Stored items:
Content starts

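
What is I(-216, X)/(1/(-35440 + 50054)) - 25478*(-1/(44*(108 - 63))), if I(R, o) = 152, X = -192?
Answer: 2199127459/990 ≈ 2.2213e+6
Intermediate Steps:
I(-216, X)/(1/(-35440 + 50054)) - 25478*(-1/(44*(108 - 63))) = 152/(1/(-35440 + 50054)) - 25478*(-1/(44*(108 - 63))) = 152/(1/14614) - 25478/(45*(-44)) = 152/(1/14614) - 25478/(-1980) = 152*14614 - 25478*(-1/1980) = 2221328 + 12739/990 = 2199127459/990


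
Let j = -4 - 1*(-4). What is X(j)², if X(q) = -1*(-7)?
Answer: 49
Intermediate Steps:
j = 0 (j = -4 + 4 = 0)
X(q) = 7
X(j)² = 7² = 49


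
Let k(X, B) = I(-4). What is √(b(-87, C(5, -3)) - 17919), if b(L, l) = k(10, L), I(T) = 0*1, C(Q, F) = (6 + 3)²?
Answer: 3*I*√1991 ≈ 133.86*I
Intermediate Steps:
C(Q, F) = 81 (C(Q, F) = 9² = 81)
I(T) = 0
k(X, B) = 0
b(L, l) = 0
√(b(-87, C(5, -3)) - 17919) = √(0 - 17919) = √(-17919) = 3*I*√1991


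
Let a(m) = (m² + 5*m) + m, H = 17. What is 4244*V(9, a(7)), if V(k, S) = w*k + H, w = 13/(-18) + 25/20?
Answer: 92307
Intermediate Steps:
w = 19/36 (w = 13*(-1/18) + 25*(1/20) = -13/18 + 5/4 = 19/36 ≈ 0.52778)
a(m) = m² + 6*m
V(k, S) = 17 + 19*k/36 (V(k, S) = 19*k/36 + 17 = 17 + 19*k/36)
4244*V(9, a(7)) = 4244*(17 + (19/36)*9) = 4244*(17 + 19/4) = 4244*(87/4) = 92307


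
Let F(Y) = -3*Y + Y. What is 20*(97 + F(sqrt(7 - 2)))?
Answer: 1940 - 40*sqrt(5) ≈ 1850.6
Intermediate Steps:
F(Y) = -2*Y
20*(97 + F(sqrt(7 - 2))) = 20*(97 - 2*sqrt(7 - 2)) = 20*(97 - 2*sqrt(5)) = 1940 - 40*sqrt(5)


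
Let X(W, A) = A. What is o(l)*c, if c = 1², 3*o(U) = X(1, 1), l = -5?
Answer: ⅓ ≈ 0.33333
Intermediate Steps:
o(U) = ⅓ (o(U) = (⅓)*1 = ⅓)
c = 1
o(l)*c = (⅓)*1 = ⅓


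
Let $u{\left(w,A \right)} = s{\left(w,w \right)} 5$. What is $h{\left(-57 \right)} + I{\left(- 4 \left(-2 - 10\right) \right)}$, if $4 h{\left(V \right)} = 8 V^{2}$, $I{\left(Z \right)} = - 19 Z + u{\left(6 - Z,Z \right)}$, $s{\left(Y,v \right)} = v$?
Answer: $5376$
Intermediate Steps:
$u{\left(w,A \right)} = 5 w$ ($u{\left(w,A \right)} = w 5 = 5 w$)
$I{\left(Z \right)} = 30 - 24 Z$ ($I{\left(Z \right)} = - 19 Z + 5 \left(6 - Z\right) = - 19 Z - \left(-30 + 5 Z\right) = 30 - 24 Z$)
$h{\left(V \right)} = 2 V^{2}$ ($h{\left(V \right)} = \frac{8 V^{2}}{4} = 2 V^{2}$)
$h{\left(-57 \right)} + I{\left(- 4 \left(-2 - 10\right) \right)} = 2 \left(-57\right)^{2} + \left(30 - 24 \left(- 4 \left(-2 - 10\right)\right)\right) = 2 \cdot 3249 + \left(30 - 24 \left(- 4 \left(-2 - 10\right)\right)\right) = 6498 + \left(30 - 24 \left(\left(-4\right) \left(-12\right)\right)\right) = 6498 + \left(30 - 1152\right) = 6498 - 1122 = 5376$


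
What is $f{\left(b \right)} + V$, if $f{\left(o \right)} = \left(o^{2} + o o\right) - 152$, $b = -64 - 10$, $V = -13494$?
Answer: $-2694$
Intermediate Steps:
$b = -74$
$f{\left(o \right)} = -152 + 2 o^{2}$ ($f{\left(o \right)} = \left(o^{2} + o^{2}\right) - 152 = 2 o^{2} - 152 = -152 + 2 o^{2}$)
$f{\left(b \right)} + V = \left(-152 + 2 \left(-74\right)^{2}\right) - 13494 = \left(-152 + 2 \cdot 5476\right) - 13494 = \left(-152 + 10952\right) - 13494 = 10800 - 13494 = -2694$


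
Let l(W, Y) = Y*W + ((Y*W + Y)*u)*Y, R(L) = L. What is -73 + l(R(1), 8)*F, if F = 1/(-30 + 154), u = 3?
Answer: -2165/31 ≈ -69.839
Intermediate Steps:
l(W, Y) = W*Y + Y*(3*Y + 3*W*Y) (l(W, Y) = Y*W + ((Y*W + Y)*3)*Y = W*Y + ((W*Y + Y)*3)*Y = W*Y + ((Y + W*Y)*3)*Y = W*Y + (3*Y + 3*W*Y)*Y = W*Y + Y*(3*Y + 3*W*Y))
F = 1/124 ≈ 0.0080645
-73 + l(R(1), 8)*F = -73 + (8*(1 + 3*8 + 3*1*8))*(1/124) = -73 + (8*(1 + 24 + 24))*(1/124) = -73 + (8*49)*(1/124) = -73 + 392*(1/124) = -73 + 98/31 = -2165/31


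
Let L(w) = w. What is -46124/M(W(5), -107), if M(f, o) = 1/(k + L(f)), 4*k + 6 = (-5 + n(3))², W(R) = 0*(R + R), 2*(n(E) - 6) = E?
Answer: -11531/4 ≈ -2882.8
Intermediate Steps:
n(E) = 6 + E/2
W(R) = 0 (W(R) = 0*(2*R) = 0)
k = 1/16 (k = -3/2 + (-5 + (6 + (½)*3))²/4 = -3/2 + (-5 + (6 + 3/2))²/4 = -3/2 + (-5 + 15/2)²/4 = -3/2 + (5/2)²/4 = -3/2 + (¼)*(25/4) = -3/2 + 25/16 = 1/16 ≈ 0.062500)
M(f, o) = 1/(1/16 + f)
-46124/M(W(5), -107) = -46124/(16/(1 + 16*0)) = -46124/(16/(1 + 0)) = -46124/(16/1) = -46124/(16*1) = -46124/16 = -46124*1/16 = -11531/4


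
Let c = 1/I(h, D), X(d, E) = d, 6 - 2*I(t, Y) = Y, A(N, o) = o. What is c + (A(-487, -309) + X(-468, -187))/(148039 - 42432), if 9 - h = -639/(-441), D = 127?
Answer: -305231/12778447 ≈ -0.023886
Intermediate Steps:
h = 370/49 (h = 9 - (-639)/(-441) = 9 - (-639)*(-1)/441 = 9 - 1*71/49 = 9 - 71/49 = 370/49 ≈ 7.5510)
I(t, Y) = 3 - Y/2
c = -2/121 (c = 1/(3 - 1/2*127) = 1/(3 - 127/2) = 1/(-121/2) = -2/121 ≈ -0.016529)
c + (A(-487, -309) + X(-468, -187))/(148039 - 42432) = -2/121 + (-309 - 468)/(148039 - 42432) = -2/121 - 777/105607 = -305231/12778447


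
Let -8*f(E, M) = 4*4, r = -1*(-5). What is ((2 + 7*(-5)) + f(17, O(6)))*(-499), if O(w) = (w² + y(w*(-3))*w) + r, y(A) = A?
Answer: 17465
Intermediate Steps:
r = 5
O(w) = 5 - 2*w² (O(w) = (w² + (w*(-3))*w) + 5 = (w² + (-3*w)*w) + 5 = (w² - 3*w²) + 5 = -2*w² + 5 = 5 - 2*w²)
f(E, M) = -2 (f(E, M) = -4/2 = -⅛*16 = -2)
((2 + 7*(-5)) + f(17, O(6)))*(-499) = ((2 + 7*(-5)) - 2)*(-499) = ((2 - 35) - 2)*(-499) = (-33 - 2)*(-499) = -35*(-499) = 17465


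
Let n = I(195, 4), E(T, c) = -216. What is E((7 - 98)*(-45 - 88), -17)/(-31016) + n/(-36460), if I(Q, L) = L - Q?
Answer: 1724927/141355420 ≈ 0.012203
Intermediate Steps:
n = -191 (n = 4 - 1*195 = 4 - 195 = -191)
E((7 - 98)*(-45 - 88), -17)/(-31016) + n/(-36460) = -216/(-31016) - 191/(-36460) = -216*(-1/31016) - 191*(-1/36460) = 27/3877 + 191/36460 = 1724927/141355420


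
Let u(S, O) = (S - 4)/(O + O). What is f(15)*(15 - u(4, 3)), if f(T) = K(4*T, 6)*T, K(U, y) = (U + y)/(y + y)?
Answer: 2475/2 ≈ 1237.5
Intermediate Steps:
u(S, O) = (-4 + S)/(2*O) (u(S, O) = (-4 + S)/((2*O)) = (-4 + S)*(1/(2*O)) = (-4 + S)/(2*O))
K(U, y) = (U + y)/(2*y) (K(U, y) = (U + y)/((2*y)) = (U + y)*(1/(2*y)) = (U + y)/(2*y))
f(T) = T*(½ + T/3) (f(T) = ((½)*(4*T + 6)/6)*T = ((½)*(⅙)*(6 + 4*T))*T = (½ + T/3)*T = T*(½ + T/3))
f(15)*(15 - u(4, 3)) = ((⅙)*15*(3 + 2*15))*(15 - (-4 + 4)/(2*3)) = ((⅙)*15*(3 + 30))*(15 - 0/(2*3)) = ((⅙)*15*33)*(15 - 1*0) = 165*(15 + 0)/2 = (165/2)*15 = 2475/2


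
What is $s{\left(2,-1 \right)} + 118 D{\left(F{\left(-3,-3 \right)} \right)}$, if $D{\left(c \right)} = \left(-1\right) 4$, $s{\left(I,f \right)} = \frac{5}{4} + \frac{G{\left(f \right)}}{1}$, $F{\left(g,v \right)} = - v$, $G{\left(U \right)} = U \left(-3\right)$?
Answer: $- \frac{1871}{4} \approx -467.75$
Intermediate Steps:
$G{\left(U \right)} = - 3 U$
$s{\left(I,f \right)} = \frac{5}{4} - 3 f$ ($s{\left(I,f \right)} = \frac{5}{4} + \frac{\left(-3\right) f}{1} = 5 \cdot \frac{1}{4} + - 3 f 1 = \frac{5}{4} - 3 f$)
$D{\left(c \right)} = -4$
$s{\left(2,-1 \right)} + 118 D{\left(F{\left(-3,-3 \right)} \right)} = \left(\frac{5}{4} - -3\right) + 118 \left(-4\right) = \left(\frac{5}{4} + 3\right) - 472 = \frac{17}{4} - 472 = - \frac{1871}{4}$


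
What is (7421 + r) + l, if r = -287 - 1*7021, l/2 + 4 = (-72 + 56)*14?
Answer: -343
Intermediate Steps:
l = -456 (l = -8 + 2*((-72 + 56)*14) = -8 + 2*(-16*14) = -8 + 2*(-224) = -8 - 448 = -456)
r = -7308 (r = -287 - 7021 = -7308)
(7421 + r) + l = (7421 - 7308) - 456 = 113 - 456 = -343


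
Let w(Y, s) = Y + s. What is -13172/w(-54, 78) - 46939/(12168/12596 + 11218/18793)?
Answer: -8485722373211/277481364 ≈ -30581.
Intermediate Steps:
-13172/w(-54, 78) - 46939/(12168/12596 + 11218/18793) = -13172/(-54 + 78) - 46939/(12168/12596 + 11218/18793) = -13172/24 - 46939/(12168*(1/12596) + 11218*(1/18793)) = -13172*1/24 - 46939/(3042/3149 + 11218/18793) = -3293/6 - 46939/92493788/59179157 = -3293/6 - 46939*59179157/92493788 = -3293/6 - 2777810450423/92493788 = -8485722373211/277481364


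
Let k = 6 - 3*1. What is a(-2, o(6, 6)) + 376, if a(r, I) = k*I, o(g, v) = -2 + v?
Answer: 388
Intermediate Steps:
k = 3 (k = 6 - 3 = 3)
a(r, I) = 3*I
a(-2, o(6, 6)) + 376 = 3*(-2 + 6) + 376 = 3*4 + 376 = 12 + 376 = 388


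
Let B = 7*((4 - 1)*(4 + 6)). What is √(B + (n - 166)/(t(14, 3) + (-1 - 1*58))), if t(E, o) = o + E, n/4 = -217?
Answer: √103467/21 ≈ 15.317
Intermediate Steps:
n = -868 (n = 4*(-217) = -868)
t(E, o) = E + o
B = 210 (B = 7*(3*10) = 7*30 = 210)
√(B + (n - 166)/(t(14, 3) + (-1 - 1*58))) = √(210 + (-868 - 166)/((14 + 3) + (-1 - 1*58))) = √(210 - 1034/(17 + (-1 - 58))) = √(210 - 1034/(17 - 59)) = √(210 - 1034/(-42)) = √(210 - 1034*(-1/42)) = √(210 + 517/21) = √(4927/21) = √103467/21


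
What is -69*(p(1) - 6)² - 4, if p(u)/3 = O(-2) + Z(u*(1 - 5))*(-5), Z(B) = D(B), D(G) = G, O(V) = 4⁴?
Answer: -46622200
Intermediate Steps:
O(V) = 256
Z(B) = B
p(u) = 768 + 60*u (p(u) = 3*(256 + (u*(1 - 5))*(-5)) = 3*(256 + (u*(-4))*(-5)) = 3*(256 - 4*u*(-5)) = 3*(256 + 20*u) = 768 + 60*u)
-69*(p(1) - 6)² - 4 = -69*((768 + 60*1) - 6)² - 4 = -69*((768 + 60) - 6)² - 4 = -69*(828 - 6)² - 4 = -69*822² - 4 = -69*675684 - 4 = -46622196 - 4 = -46622200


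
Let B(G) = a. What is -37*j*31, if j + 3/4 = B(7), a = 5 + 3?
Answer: -33263/4 ≈ -8315.8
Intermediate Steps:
a = 8
B(G) = 8
j = 29/4 (j = -3/4 + 8 = 29/4 ≈ 7.2500)
-37*j*31 = -37*29/4*31 = -1073/4*31 = -33263/4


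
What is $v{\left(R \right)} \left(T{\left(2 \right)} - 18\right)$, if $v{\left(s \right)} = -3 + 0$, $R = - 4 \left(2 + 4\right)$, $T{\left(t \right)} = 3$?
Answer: $45$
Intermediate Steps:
$R = -24$ ($R = \left(-4\right) 6 = -24$)
$v{\left(s \right)} = -3$
$v{\left(R \right)} \left(T{\left(2 \right)} - 18\right) = - 3 \left(3 - 18\right) = \left(-3\right) \left(-15\right) = 45$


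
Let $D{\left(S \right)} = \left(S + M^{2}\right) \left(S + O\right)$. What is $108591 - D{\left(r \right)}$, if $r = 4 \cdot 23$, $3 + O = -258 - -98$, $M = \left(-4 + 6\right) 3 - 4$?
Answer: $115407$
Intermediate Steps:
$M = 2$ ($M = 2 \cdot 3 - 4 = 6 - 4 = 2$)
$O = -163$ ($O = -3 - 160 = -163$)
$r = 92$
$D{\left(S \right)} = \left(-163 + S\right) \left(4 + S\right)$ ($D{\left(S \right)} = \left(S + 2^{2}\right) \left(S - 163\right) = \left(S + 4\right) \left(-163 + S\right) = \left(4 + S\right) \left(-163 + S\right) = \left(-163 + S\right) \left(4 + S\right)$)
$108591 - D{\left(r \right)} = 108591 - \left(-652 + 92^{2} - 14628\right) = 108591 - \left(-652 + 8464 - 14628\right) = 108591 - -6816 = 108591 + 6816 = 115407$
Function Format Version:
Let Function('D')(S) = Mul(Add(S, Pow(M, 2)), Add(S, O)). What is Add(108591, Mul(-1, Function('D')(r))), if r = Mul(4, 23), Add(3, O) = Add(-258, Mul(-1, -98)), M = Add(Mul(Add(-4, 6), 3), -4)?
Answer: 115407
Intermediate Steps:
M = 2 (M = Add(Mul(2, 3), -4) = Add(6, -4) = 2)
O = -163 (O = Add(-3, Add(-258, Mul(-1, -98))) = Add(-3, Add(-258, 98)) = Add(-3, -160) = -163)
r = 92
Function('D')(S) = Mul(Add(-163, S), Add(4, S)) (Function('D')(S) = Mul(Add(S, Pow(2, 2)), Add(S, -163)) = Mul(Add(S, 4), Add(-163, S)) = Mul(Add(4, S), Add(-163, S)) = Mul(Add(-163, S), Add(4, S)))
Add(108591, Mul(-1, Function('D')(r))) = Add(108591, Mul(-1, Add(-652, Pow(92, 2), Mul(-159, 92)))) = Add(108591, Mul(-1, Add(-652, 8464, -14628))) = Add(108591, Mul(-1, -6816)) = Add(108591, 6816) = 115407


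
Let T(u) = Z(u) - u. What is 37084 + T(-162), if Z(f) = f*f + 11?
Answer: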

Content ends

* [Directions]: The lines from the start of the entries above through the line containing "Answer: 92307" are the ones to return, please; copy them exactly and include both ends.

* [Response below]:
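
What is I(-216, X)/(1/(-35440 + 50054)) - 25478*(-1/(44*(108 - 63))), if I(R, o) = 152, X = -192?
Answer: 2199127459/990 ≈ 2.2213e+6
Intermediate Steps:
I(-216, X)/(1/(-35440 + 50054)) - 25478*(-1/(44*(108 - 63))) = 152/(1/(-35440 + 50054)) - 25478*(-1/(44*(108 - 63))) = 152/(1/14614) - 25478/(45*(-44)) = 152/(1/14614) - 25478/(-1980) = 152*14614 - 25478*(-1/1980) = 2221328 + 12739/990 = 2199127459/990


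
Let j = -4 - 1*(-4). What is X(j)², if X(q) = -1*(-7)?
Answer: 49
Intermediate Steps:
j = 0 (j = -4 + 4 = 0)
X(q) = 7
X(j)² = 7² = 49


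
Let k(X, B) = I(-4). What is √(b(-87, C(5, -3)) - 17919), if b(L, l) = k(10, L), I(T) = 0*1, C(Q, F) = (6 + 3)²?
Answer: 3*I*√1991 ≈ 133.86*I
Intermediate Steps:
C(Q, F) = 81 (C(Q, F) = 9² = 81)
I(T) = 0
k(X, B) = 0
b(L, l) = 0
√(b(-87, C(5, -3)) - 17919) = √(0 - 17919) = √(-17919) = 3*I*√1991


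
Let a(m) = (m² + 5*m) + m, H = 17. What is 4244*V(9, a(7)), if V(k, S) = w*k + H, w = 13/(-18) + 25/20?
Answer: 92307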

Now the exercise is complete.